EXERCISE: I would like each line of the data that holds the word "sqrt" copied out.

PROVIDED MATERIAL:
━━━

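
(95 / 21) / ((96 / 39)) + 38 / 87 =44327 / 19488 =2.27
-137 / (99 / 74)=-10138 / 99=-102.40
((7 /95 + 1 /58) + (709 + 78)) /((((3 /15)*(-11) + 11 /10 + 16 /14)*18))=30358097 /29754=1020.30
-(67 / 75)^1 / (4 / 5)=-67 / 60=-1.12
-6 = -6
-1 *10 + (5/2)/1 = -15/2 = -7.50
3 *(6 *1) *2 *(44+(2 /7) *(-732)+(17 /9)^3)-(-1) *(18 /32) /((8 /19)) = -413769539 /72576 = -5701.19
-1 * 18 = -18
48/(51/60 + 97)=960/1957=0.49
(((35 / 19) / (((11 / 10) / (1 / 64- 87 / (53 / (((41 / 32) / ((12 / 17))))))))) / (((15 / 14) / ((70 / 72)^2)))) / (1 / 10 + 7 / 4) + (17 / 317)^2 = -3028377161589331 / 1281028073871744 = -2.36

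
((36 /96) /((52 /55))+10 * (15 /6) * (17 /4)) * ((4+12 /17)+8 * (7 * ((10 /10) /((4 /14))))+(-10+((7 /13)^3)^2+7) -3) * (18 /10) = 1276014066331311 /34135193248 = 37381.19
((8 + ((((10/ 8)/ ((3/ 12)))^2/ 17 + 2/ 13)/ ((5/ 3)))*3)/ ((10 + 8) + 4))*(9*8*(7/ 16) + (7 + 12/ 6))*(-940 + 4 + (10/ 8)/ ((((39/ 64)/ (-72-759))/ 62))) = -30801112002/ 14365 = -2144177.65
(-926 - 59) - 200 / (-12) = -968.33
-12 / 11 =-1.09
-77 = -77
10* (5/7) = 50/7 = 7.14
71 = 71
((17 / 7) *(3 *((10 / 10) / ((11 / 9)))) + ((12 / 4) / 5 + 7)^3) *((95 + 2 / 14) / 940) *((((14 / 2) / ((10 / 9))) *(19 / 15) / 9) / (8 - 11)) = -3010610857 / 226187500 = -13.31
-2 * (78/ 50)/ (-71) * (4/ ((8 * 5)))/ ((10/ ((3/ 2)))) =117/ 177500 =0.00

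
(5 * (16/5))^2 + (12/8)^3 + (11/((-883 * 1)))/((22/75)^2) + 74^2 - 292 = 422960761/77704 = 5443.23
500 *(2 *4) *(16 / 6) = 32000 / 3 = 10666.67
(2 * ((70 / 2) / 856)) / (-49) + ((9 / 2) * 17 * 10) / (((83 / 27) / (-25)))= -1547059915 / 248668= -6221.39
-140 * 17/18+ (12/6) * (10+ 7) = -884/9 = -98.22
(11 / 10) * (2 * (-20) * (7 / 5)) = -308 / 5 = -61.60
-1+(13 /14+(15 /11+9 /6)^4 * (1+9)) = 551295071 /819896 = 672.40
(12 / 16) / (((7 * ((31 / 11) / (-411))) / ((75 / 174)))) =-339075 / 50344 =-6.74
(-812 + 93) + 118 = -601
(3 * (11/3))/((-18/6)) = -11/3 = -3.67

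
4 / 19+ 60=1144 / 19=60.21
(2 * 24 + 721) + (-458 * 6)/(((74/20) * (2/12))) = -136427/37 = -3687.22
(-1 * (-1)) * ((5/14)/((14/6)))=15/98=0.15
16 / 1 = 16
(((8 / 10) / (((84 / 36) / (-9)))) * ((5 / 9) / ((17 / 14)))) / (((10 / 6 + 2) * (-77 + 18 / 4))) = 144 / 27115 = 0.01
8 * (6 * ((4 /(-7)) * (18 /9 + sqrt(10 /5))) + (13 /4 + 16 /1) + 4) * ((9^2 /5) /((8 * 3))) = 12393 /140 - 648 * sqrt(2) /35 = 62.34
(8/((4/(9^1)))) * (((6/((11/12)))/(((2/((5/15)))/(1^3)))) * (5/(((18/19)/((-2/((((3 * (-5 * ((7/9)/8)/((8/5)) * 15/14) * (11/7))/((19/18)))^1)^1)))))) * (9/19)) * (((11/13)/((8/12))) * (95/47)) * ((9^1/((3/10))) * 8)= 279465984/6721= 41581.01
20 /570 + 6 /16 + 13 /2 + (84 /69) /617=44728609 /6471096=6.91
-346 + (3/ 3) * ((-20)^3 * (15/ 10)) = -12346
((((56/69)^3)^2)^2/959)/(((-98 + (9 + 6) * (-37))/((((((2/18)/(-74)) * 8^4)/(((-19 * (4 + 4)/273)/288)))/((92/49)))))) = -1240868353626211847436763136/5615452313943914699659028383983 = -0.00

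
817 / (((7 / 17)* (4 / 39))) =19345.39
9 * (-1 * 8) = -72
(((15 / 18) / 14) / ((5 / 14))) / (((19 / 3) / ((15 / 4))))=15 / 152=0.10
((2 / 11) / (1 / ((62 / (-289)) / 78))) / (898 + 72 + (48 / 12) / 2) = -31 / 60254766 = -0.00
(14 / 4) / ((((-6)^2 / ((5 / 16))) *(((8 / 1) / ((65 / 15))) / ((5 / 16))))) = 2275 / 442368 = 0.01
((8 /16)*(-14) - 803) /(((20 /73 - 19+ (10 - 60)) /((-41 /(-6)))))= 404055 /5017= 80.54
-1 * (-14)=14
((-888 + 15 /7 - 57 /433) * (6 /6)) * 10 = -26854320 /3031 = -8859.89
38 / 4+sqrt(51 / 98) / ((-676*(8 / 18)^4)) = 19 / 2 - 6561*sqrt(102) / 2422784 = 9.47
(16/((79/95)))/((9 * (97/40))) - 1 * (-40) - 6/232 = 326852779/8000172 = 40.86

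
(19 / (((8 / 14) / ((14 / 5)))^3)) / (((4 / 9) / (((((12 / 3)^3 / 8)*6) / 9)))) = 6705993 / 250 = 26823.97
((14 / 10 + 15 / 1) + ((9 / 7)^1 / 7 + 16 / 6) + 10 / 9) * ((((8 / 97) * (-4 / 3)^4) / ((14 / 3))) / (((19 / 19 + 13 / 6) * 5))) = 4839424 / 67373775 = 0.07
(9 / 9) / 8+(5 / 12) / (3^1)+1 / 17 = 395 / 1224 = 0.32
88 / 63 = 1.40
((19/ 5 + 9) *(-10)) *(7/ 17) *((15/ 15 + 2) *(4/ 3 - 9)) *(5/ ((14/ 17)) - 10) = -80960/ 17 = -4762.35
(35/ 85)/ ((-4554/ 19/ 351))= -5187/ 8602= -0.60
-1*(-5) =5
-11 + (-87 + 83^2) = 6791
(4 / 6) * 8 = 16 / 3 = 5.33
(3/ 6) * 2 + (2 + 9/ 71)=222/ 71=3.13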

━━━

EXERCISE RESPONSE:
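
8 * (6 * ((4 /(-7)) * (18 /9 + sqrt(10 /5))) + (13 /4 + 16 /1) + 4) * ((9^2 /5) /((8 * 3))) = 12393 /140 - 648 * sqrt(2) /35 = 62.34
38 / 4+sqrt(51 / 98) / ((-676*(8 / 18)^4)) = 19 / 2 - 6561*sqrt(102) / 2422784 = 9.47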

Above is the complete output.